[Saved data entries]
▼

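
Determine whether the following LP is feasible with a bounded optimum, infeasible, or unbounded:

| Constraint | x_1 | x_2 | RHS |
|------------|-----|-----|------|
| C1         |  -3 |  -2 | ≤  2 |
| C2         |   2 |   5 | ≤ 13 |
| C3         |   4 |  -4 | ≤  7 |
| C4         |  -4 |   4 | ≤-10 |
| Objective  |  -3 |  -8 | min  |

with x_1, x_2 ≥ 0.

Infeasible (no feasible solution exists)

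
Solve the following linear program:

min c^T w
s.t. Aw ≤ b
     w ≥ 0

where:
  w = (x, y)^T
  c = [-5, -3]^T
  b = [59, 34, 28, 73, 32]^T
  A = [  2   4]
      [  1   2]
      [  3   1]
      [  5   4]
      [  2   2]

Evaluate the objective at each vertex of the feasible region:
  z(0, 0) = 0
  z(9.333, 0) = -46.67
  z(6, 10) = -60  ←
  z(2.5, 13.5) = -53
  z(0, 14.75) = -44.25
The minimum is at x = 6, y = 10.

x = 6, y = 10, z = -60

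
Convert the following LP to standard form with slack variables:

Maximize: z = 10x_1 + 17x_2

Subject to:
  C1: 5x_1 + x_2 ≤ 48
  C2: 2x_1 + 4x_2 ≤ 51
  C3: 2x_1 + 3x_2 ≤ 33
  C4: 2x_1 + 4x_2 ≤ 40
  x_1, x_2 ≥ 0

max z = 10x_1 + 17x_2

s.t.
  5x_1 + x_2 + s1 = 48
  2x_1 + 4x_2 + s2 = 51
  2x_1 + 3x_2 + s3 = 33
  2x_1 + 4x_2 + s4 = 40
  x_1, x_2, s1, s2, s3, s4 ≥ 0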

▲

Select and copy every line from the records that includes the word "following".

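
Determine whether the following LP is feasible with a bounded optimum, infeasible, or unbounded:
Solve the following linear program:
Convert the following LP to standard form with slack variables: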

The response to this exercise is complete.